[Data to process — start]

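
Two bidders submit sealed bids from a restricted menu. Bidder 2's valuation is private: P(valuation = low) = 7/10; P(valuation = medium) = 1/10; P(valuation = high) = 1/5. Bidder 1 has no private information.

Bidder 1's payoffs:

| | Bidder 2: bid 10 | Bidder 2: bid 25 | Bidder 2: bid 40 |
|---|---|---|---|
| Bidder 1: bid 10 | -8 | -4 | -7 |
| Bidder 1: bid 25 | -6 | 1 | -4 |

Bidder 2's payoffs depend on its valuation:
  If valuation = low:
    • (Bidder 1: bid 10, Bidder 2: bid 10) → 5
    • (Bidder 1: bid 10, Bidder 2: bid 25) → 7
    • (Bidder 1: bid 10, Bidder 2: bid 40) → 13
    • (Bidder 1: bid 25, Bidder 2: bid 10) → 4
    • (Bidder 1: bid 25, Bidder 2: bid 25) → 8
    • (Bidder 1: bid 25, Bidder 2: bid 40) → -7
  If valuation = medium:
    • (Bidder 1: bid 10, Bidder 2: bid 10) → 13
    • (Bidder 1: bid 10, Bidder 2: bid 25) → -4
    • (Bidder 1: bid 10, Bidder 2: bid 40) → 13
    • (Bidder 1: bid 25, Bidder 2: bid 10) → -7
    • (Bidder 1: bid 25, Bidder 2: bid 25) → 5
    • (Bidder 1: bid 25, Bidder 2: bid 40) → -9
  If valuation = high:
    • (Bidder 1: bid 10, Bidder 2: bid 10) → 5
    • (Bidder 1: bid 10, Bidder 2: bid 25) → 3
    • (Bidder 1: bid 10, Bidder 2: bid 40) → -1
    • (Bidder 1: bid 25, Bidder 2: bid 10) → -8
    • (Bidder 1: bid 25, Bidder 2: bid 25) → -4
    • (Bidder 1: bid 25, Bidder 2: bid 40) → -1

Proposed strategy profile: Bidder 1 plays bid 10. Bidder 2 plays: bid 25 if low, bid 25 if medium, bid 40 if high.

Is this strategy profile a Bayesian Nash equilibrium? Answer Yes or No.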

[Data to process — finish]
[Data to process — start]

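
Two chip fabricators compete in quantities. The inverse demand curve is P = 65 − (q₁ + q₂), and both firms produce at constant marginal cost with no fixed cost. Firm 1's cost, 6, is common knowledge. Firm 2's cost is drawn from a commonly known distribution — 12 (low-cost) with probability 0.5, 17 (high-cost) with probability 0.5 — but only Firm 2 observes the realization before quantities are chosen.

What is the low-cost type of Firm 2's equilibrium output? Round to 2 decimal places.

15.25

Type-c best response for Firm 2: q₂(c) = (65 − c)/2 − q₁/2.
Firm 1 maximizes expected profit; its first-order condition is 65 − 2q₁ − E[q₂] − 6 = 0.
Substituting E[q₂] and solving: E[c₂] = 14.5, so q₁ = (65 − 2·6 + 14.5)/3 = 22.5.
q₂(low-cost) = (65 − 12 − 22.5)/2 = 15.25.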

[Data to process — finish]

The problem. Your answer should consist of copies of the lines above that include the string "payoffs".

Exercise result.
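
Bidder 1's payoffs:
Bidder 2's payoffs depend on its valuation: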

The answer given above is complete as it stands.